* **TRY IT**: Where the listing below reaches the line containing "4. 4y zero-coupon", start writing out lines exactly, and stop once the line containing "discount factor DF(4y)." has been written.

* **DATA RECORDS**:
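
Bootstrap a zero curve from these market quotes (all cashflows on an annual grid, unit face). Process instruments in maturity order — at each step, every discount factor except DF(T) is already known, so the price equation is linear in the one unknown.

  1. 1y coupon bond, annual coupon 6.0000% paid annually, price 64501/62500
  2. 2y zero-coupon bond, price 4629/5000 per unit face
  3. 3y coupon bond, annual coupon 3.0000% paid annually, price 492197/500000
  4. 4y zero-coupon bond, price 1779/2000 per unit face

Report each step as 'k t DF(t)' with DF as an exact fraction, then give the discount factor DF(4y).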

...

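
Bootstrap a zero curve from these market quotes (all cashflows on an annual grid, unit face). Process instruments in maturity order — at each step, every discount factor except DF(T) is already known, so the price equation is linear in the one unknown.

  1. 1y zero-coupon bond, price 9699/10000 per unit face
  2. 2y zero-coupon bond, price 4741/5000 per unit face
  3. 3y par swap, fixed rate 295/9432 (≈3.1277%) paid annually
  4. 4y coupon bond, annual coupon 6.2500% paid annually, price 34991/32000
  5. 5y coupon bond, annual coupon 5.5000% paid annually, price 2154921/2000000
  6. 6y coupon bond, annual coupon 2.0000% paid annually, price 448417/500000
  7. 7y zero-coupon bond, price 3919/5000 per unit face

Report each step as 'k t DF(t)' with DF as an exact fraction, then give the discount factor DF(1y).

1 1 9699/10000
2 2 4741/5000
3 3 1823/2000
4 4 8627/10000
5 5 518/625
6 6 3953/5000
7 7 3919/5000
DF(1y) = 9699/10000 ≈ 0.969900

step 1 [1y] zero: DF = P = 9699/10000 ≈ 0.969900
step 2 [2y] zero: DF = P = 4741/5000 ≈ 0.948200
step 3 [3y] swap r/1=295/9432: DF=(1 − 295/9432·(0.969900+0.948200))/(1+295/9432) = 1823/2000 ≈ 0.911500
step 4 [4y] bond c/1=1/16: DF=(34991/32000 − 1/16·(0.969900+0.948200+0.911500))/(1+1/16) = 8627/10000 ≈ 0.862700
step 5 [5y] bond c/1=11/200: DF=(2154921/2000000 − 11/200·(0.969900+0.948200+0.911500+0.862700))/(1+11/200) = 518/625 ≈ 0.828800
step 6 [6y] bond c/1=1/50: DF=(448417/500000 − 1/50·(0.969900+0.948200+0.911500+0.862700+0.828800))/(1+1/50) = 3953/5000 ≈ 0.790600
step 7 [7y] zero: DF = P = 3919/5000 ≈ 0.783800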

---

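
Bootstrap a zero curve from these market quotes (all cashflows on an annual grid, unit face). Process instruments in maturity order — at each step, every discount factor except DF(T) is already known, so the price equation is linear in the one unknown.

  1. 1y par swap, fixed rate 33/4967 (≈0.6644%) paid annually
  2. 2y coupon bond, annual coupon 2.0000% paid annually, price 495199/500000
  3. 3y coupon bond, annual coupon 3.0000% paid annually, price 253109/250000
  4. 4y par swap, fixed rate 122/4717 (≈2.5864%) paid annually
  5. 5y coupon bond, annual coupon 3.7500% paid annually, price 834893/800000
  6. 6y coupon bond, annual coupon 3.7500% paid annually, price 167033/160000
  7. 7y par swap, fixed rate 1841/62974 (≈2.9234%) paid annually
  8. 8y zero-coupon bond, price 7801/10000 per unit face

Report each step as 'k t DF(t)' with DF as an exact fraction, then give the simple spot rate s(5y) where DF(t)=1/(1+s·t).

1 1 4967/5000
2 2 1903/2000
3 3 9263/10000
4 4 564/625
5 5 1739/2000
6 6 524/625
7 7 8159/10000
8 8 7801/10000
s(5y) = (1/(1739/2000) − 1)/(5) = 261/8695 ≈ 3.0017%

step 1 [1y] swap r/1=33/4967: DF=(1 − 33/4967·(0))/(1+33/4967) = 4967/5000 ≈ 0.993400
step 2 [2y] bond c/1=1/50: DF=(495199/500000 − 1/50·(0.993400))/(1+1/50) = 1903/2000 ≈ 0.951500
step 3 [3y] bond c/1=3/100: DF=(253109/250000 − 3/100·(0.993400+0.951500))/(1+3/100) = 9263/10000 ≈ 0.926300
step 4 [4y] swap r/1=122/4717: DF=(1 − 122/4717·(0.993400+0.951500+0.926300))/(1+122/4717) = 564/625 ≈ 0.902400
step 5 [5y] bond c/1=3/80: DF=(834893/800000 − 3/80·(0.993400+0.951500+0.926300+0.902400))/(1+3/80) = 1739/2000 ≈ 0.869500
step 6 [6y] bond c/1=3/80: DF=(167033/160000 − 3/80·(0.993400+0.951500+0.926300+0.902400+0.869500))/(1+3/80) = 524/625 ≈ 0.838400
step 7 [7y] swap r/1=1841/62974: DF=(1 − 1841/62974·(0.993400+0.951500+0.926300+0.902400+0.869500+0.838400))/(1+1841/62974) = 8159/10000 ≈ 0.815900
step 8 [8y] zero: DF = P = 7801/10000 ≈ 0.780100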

* **RESPONSE TO THIS TASK**:
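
  4. 4y zero-coupon bond, price 1779/2000 per unit face

Report each step as 'k t DF(t)' with DF as an exact fraction, then give the discount factor DF(4y).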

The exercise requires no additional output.